Your instructions -
Would you please repeat the data exactly as given?

[Stored dataset items]
━━━━━━
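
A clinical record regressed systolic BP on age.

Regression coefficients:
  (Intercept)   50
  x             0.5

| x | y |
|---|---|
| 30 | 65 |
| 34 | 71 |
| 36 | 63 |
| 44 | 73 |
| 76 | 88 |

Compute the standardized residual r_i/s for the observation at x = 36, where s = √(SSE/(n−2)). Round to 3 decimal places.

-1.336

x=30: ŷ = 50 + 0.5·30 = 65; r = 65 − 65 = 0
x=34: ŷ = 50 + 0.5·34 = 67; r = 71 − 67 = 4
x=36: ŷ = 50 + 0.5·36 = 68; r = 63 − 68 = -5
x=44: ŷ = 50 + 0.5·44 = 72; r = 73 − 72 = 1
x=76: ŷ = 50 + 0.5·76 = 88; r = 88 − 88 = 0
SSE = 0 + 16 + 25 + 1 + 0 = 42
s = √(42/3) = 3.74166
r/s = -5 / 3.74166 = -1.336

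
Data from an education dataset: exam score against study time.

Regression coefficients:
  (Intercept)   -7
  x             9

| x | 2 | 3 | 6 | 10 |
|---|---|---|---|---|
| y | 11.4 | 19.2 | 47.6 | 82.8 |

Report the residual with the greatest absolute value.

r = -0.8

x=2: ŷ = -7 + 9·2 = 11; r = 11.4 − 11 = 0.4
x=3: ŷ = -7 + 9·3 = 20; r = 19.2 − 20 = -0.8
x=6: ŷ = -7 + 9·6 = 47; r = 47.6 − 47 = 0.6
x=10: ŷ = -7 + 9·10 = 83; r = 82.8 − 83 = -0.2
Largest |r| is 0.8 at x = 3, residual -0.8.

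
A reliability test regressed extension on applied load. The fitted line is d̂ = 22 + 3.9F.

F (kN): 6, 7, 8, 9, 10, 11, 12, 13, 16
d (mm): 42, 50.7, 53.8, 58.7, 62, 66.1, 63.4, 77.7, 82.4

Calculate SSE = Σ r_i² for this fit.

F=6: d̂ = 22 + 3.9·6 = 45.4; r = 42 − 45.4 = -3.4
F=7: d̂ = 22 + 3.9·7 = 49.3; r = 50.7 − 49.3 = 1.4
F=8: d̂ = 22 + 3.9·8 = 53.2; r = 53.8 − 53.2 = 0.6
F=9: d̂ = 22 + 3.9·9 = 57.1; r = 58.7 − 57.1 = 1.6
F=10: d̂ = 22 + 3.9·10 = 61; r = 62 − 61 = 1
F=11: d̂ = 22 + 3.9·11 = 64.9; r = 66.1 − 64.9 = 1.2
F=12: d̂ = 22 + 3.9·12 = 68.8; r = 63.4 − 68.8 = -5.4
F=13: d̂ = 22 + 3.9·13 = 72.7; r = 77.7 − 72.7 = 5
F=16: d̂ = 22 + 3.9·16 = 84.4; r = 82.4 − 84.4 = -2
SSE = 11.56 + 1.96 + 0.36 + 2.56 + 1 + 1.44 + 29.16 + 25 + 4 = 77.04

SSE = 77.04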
━━━━━━
Exercise output -
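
A clinical record regressed systolic BP on age.

Regression coefficients:
  (Intercept)   50
  x             0.5

| x | y |
|---|---|
| 30 | 65 |
| 34 | 71 |
| 36 | 63 |
| 44 | 73 |
| 76 | 88 |

Compute the standardized residual r_i/s for the observation at x = 36, where s = √(SSE/(n−2)). Round to 3 decimal places.

-1.336

x=30: ŷ = 50 + 0.5·30 = 65; r = 65 − 65 = 0
x=34: ŷ = 50 + 0.5·34 = 67; r = 71 − 67 = 4
x=36: ŷ = 50 + 0.5·36 = 68; r = 63 − 68 = -5
x=44: ŷ = 50 + 0.5·44 = 72; r = 73 − 72 = 1
x=76: ŷ = 50 + 0.5·76 = 88; r = 88 − 88 = 0
SSE = 0 + 16 + 25 + 1 + 0 = 42
s = √(42/3) = 3.74166
r/s = -5 / 3.74166 = -1.336

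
Data from an education dataset: exam score against study time.

Regression coefficients:
  (Intercept)   -7
  x             9

| x | 2 | 3 | 6 | 10 |
|---|---|---|---|---|
| y | 11.4 | 19.2 | 47.6 | 82.8 |

Report the residual with the greatest absolute value.

r = -0.8

x=2: ŷ = -7 + 9·2 = 11; r = 11.4 − 11 = 0.4
x=3: ŷ = -7 + 9·3 = 20; r = 19.2 − 20 = -0.8
x=6: ŷ = -7 + 9·6 = 47; r = 47.6 − 47 = 0.6
x=10: ŷ = -7 + 9·10 = 83; r = 82.8 − 83 = -0.2
Largest |r| is 0.8 at x = 3, residual -0.8.

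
A reliability test regressed extension on applied load. The fitted line is d̂ = 22 + 3.9F.

F (kN): 6, 7, 8, 9, 10, 11, 12, 13, 16
d (mm): 42, 50.7, 53.8, 58.7, 62, 66.1, 63.4, 77.7, 82.4

Calculate SSE = Σ r_i² for this fit.

F=6: d̂ = 22 + 3.9·6 = 45.4; r = 42 − 45.4 = -3.4
F=7: d̂ = 22 + 3.9·7 = 49.3; r = 50.7 − 49.3 = 1.4
F=8: d̂ = 22 + 3.9·8 = 53.2; r = 53.8 − 53.2 = 0.6
F=9: d̂ = 22 + 3.9·9 = 57.1; r = 58.7 − 57.1 = 1.6
F=10: d̂ = 22 + 3.9·10 = 61; r = 62 − 61 = 1
F=11: d̂ = 22 + 3.9·11 = 64.9; r = 66.1 − 64.9 = 1.2
F=12: d̂ = 22 + 3.9·12 = 68.8; r = 63.4 − 68.8 = -5.4
F=13: d̂ = 22 + 3.9·13 = 72.7; r = 77.7 − 72.7 = 5
F=16: d̂ = 22 + 3.9·16 = 84.4; r = 82.4 − 84.4 = -2
SSE = 11.56 + 1.96 + 0.36 + 2.56 + 1 + 1.44 + 29.16 + 25 + 4 = 77.04

SSE = 77.04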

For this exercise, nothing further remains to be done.